■ **ABOUT THIS EXERCISE**
Whenever the string "currently" turns up in a line below, that line should be copied.

[LISTED ENTRIES — start]

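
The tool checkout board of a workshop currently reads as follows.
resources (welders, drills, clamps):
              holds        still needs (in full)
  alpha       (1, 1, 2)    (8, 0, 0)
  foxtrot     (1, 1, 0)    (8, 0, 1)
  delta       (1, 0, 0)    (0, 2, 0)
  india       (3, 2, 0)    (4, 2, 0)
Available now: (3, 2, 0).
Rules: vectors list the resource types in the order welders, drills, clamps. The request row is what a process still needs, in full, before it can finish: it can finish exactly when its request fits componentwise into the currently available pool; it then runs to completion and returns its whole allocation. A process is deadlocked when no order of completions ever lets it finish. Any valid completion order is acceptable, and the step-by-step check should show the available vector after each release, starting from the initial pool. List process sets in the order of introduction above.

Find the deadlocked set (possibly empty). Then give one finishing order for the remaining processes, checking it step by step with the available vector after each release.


The deadlocked set is alpha and foxtrot.
Key observation: even finishing delta, india leaves just (7, 4, 0) free — too little welders for any of the remaining processes.
One completion order for the rest: delta, india. Verifying each step:
  pool = (3, 2, 0)
  delta: need (0, 2, 0) fits (3, 2, 0); releases (1, 0, 0), pool now (4, 2, 0)
  india: need (4, 2, 0) fits (4, 2, 0); releases (3, 2, 0), pool now (7, 4, 0)
The blocked processes can never fit:
  alpha still needs (8, 0, 0) but only (7, 4, 0) is free — short on welders
  foxtrot still needs (8, 0, 1) but only (7, 4, 0) is free — short on welders and clamps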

[LISTED ENTRIES — finish]

■ **SOLUTION FOR THIS EXERCISE**
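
The tool checkout board of a workshop currently reads as follows.
Rules: vectors list the resource types in the order welders, drills, clamps. The request row is what a process still needs, in full, before it can finish: it can finish exactly when its request fits componentwise into the currently available pool; it then runs to completion and returns its whole allocation. A process is deadlocked when no order of completions ever lets it finish. Any valid completion order is acceptable, and the step-by-step check should show the available vector after each release, starting from the initial pool. List process sets in the order of introduction above.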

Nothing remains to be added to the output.